REQUIRED WORK: Return every record in full. Match each one exactly.

Saved data entries
* * * * *
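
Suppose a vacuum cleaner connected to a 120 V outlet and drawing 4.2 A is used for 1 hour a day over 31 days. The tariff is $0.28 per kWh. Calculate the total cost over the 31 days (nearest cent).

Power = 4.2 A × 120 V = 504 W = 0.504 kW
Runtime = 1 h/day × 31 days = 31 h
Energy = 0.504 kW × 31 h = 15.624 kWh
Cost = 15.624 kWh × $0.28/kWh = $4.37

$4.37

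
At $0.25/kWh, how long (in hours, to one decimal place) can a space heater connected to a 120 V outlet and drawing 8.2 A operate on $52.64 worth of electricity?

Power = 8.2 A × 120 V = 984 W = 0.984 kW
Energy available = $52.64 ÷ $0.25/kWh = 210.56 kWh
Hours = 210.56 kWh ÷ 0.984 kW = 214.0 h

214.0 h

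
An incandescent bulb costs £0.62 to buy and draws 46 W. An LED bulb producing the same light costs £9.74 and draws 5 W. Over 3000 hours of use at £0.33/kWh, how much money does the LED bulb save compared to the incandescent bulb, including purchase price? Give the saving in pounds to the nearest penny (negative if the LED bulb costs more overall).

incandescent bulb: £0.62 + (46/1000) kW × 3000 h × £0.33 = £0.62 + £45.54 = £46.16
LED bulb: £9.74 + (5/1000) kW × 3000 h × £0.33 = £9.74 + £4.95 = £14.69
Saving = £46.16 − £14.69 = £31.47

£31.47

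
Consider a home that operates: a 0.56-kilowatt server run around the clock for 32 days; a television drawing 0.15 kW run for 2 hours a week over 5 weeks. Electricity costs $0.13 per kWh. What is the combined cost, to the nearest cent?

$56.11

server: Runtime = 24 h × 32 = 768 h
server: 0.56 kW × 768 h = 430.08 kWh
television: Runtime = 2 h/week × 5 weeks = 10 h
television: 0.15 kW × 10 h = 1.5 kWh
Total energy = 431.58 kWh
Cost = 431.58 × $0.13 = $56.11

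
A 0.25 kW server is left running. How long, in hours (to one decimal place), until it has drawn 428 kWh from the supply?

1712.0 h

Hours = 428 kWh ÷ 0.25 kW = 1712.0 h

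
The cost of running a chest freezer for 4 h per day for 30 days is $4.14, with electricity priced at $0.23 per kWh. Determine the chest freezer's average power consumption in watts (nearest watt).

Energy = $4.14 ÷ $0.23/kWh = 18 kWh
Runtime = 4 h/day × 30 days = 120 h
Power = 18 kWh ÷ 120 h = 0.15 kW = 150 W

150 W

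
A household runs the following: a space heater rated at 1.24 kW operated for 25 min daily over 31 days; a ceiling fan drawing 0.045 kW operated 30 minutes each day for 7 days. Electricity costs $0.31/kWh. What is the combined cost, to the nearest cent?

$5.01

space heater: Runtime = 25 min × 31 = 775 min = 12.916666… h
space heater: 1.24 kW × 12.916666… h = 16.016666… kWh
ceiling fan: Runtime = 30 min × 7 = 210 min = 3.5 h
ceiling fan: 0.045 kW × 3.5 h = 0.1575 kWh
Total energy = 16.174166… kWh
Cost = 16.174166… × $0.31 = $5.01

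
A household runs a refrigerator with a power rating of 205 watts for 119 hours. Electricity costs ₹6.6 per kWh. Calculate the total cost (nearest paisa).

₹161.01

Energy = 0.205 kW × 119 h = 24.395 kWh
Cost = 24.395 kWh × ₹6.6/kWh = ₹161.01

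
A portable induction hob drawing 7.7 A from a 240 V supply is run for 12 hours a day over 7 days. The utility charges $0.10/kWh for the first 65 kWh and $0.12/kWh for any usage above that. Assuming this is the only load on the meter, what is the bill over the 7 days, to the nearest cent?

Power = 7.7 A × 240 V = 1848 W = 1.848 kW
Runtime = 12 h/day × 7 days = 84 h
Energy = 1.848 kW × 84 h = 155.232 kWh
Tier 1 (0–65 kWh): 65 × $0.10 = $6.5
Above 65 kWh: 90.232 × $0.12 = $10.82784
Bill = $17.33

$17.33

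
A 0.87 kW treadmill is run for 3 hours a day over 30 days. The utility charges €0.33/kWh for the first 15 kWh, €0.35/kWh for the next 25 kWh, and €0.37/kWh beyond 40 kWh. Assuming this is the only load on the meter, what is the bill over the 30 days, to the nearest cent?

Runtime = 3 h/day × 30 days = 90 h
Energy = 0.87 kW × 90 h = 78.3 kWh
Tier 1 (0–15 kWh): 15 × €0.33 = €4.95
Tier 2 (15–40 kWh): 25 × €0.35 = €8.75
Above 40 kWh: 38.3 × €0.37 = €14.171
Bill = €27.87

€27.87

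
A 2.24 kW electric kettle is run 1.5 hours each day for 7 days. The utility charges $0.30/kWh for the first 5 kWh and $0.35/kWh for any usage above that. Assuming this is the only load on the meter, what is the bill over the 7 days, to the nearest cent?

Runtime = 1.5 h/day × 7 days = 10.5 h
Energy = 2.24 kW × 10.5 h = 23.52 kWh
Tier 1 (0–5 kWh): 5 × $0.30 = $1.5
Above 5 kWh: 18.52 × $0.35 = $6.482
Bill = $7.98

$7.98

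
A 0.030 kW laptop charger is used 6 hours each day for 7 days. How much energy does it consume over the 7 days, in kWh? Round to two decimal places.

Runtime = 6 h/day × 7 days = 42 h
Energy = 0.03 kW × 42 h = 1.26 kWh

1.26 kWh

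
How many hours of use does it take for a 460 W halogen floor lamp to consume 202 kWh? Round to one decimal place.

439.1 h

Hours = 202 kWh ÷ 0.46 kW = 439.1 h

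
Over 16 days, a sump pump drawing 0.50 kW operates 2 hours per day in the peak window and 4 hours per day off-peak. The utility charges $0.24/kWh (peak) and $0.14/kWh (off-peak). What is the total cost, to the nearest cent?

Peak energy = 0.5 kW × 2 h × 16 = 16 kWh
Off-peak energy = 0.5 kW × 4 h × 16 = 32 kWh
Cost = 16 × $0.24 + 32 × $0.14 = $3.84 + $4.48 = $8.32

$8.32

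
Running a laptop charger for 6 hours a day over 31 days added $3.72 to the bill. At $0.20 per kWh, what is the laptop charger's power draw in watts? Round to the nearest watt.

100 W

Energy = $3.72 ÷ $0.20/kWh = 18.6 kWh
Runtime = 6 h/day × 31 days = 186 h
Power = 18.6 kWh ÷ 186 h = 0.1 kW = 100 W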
* * * * *
SOLUTION TO THIS TASK:
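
Suppose a vacuum cleaner connected to a 120 V outlet and drawing 4.2 A is used for 1 hour a day over 31 days. The tariff is $0.28 per kWh. Calculate the total cost over the 31 days (nearest cent).

Power = 4.2 A × 120 V = 504 W = 0.504 kW
Runtime = 1 h/day × 31 days = 31 h
Energy = 0.504 kW × 31 h = 15.624 kWh
Cost = 15.624 kWh × $0.28/kWh = $4.37

$4.37

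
At $0.25/kWh, how long (in hours, to one decimal place) can a space heater connected to a 120 V outlet and drawing 8.2 A operate on $52.64 worth of electricity?

Power = 8.2 A × 120 V = 984 W = 0.984 kW
Energy available = $52.64 ÷ $0.25/kWh = 210.56 kWh
Hours = 210.56 kWh ÷ 0.984 kW = 214.0 h

214.0 h

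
An incandescent bulb costs £0.62 to buy and draws 46 W. An LED bulb producing the same light costs £9.74 and draws 5 W. Over 3000 hours of use at £0.33/kWh, how much money does the LED bulb save compared to the incandescent bulb, including purchase price? Give the saving in pounds to the nearest penny (negative if the LED bulb costs more overall).

incandescent bulb: £0.62 + (46/1000) kW × 3000 h × £0.33 = £0.62 + £45.54 = £46.16
LED bulb: £9.74 + (5/1000) kW × 3000 h × £0.33 = £9.74 + £4.95 = £14.69
Saving = £46.16 − £14.69 = £31.47

£31.47

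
Consider a home that operates: a 0.56-kilowatt server run around the clock for 32 days; a television drawing 0.15 kW run for 2 hours a week over 5 weeks. Electricity costs $0.13 per kWh. What is the combined cost, to the nearest cent?

$56.11

server: Runtime = 24 h × 32 = 768 h
server: 0.56 kW × 768 h = 430.08 kWh
television: Runtime = 2 h/week × 5 weeks = 10 h
television: 0.15 kW × 10 h = 1.5 kWh
Total energy = 431.58 kWh
Cost = 431.58 × $0.13 = $56.11

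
A 0.25 kW server is left running. How long, in hours (to one decimal place), until it has drawn 428 kWh from the supply?

1712.0 h

Hours = 428 kWh ÷ 0.25 kW = 1712.0 h

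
The cost of running a chest freezer for 4 h per day for 30 days is $4.14, with electricity priced at $0.23 per kWh. Determine the chest freezer's average power consumption in watts (nearest watt).

Energy = $4.14 ÷ $0.23/kWh = 18 kWh
Runtime = 4 h/day × 30 days = 120 h
Power = 18 kWh ÷ 120 h = 0.15 kW = 150 W

150 W

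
A household runs the following: a space heater rated at 1.24 kW operated for 25 min daily over 31 days; a ceiling fan drawing 0.045 kW operated 30 minutes each day for 7 days. Electricity costs $0.31/kWh. What is the combined cost, to the nearest cent?

$5.01

space heater: Runtime = 25 min × 31 = 775 min = 12.916666… h
space heater: 1.24 kW × 12.916666… h = 16.016666… kWh
ceiling fan: Runtime = 30 min × 7 = 210 min = 3.5 h
ceiling fan: 0.045 kW × 3.5 h = 0.1575 kWh
Total energy = 16.174166… kWh
Cost = 16.174166… × $0.31 = $5.01

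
A household runs a refrigerator with a power rating of 205 watts for 119 hours. Electricity costs ₹6.6 per kWh. Calculate the total cost (nearest paisa).

₹161.01

Energy = 0.205 kW × 119 h = 24.395 kWh
Cost = 24.395 kWh × ₹6.6/kWh = ₹161.01

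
A portable induction hob drawing 7.7 A from a 240 V supply is run for 12 hours a day over 7 days. The utility charges $0.10/kWh for the first 65 kWh and $0.12/kWh for any usage above that. Assuming this is the only load on the meter, what is the bill over the 7 days, to the nearest cent?

Power = 7.7 A × 240 V = 1848 W = 1.848 kW
Runtime = 12 h/day × 7 days = 84 h
Energy = 1.848 kW × 84 h = 155.232 kWh
Tier 1 (0–65 kWh): 65 × $0.10 = $6.5
Above 65 kWh: 90.232 × $0.12 = $10.82784
Bill = $17.33

$17.33

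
A 0.87 kW treadmill is run for 3 hours a day over 30 days. The utility charges €0.33/kWh for the first 15 kWh, €0.35/kWh for the next 25 kWh, and €0.37/kWh beyond 40 kWh. Assuming this is the only load on the meter, what is the bill over the 30 days, to the nearest cent?

Runtime = 3 h/day × 30 days = 90 h
Energy = 0.87 kW × 90 h = 78.3 kWh
Tier 1 (0–15 kWh): 15 × €0.33 = €4.95
Tier 2 (15–40 kWh): 25 × €0.35 = €8.75
Above 40 kWh: 38.3 × €0.37 = €14.171
Bill = €27.87

€27.87

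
A 2.24 kW electric kettle is run 1.5 hours each day for 7 days. The utility charges $0.30/kWh for the first 5 kWh and $0.35/kWh for any usage above that. Assuming this is the only load on the meter, what is the bill over the 7 days, to the nearest cent?

Runtime = 1.5 h/day × 7 days = 10.5 h
Energy = 2.24 kW × 10.5 h = 23.52 kWh
Tier 1 (0–5 kWh): 5 × $0.30 = $1.5
Above 5 kWh: 18.52 × $0.35 = $6.482
Bill = $7.98

$7.98

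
A 0.030 kW laptop charger is used 6 hours each day for 7 days. How much energy does it consume over the 7 days, in kWh? Round to two decimal places.

Runtime = 6 h/day × 7 days = 42 h
Energy = 0.03 kW × 42 h = 1.26 kWh

1.26 kWh

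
How many hours of use does it take for a 460 W halogen floor lamp to consume 202 kWh? Round to one decimal place.

439.1 h

Hours = 202 kWh ÷ 0.46 kW = 439.1 h

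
Over 16 days, a sump pump drawing 0.50 kW operates 2 hours per day in the peak window and 4 hours per day off-peak. The utility charges $0.24/kWh (peak) and $0.14/kWh (off-peak). What is the total cost, to the nearest cent?

Peak energy = 0.5 kW × 2 h × 16 = 16 kWh
Off-peak energy = 0.5 kW × 4 h × 16 = 32 kWh
Cost = 16 × $0.24 + 32 × $0.14 = $3.84 + $4.48 = $8.32

$8.32

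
Running a laptop charger for 6 hours a day over 31 days added $3.72 to the bill. At $0.20 per kWh, what is the laptop charger's power draw in watts? Round to the nearest watt.

100 W

Energy = $3.72 ÷ $0.20/kWh = 18.6 kWh
Runtime = 6 h/day × 31 days = 186 h
Power = 18.6 kWh ÷ 186 h = 0.1 kW = 100 W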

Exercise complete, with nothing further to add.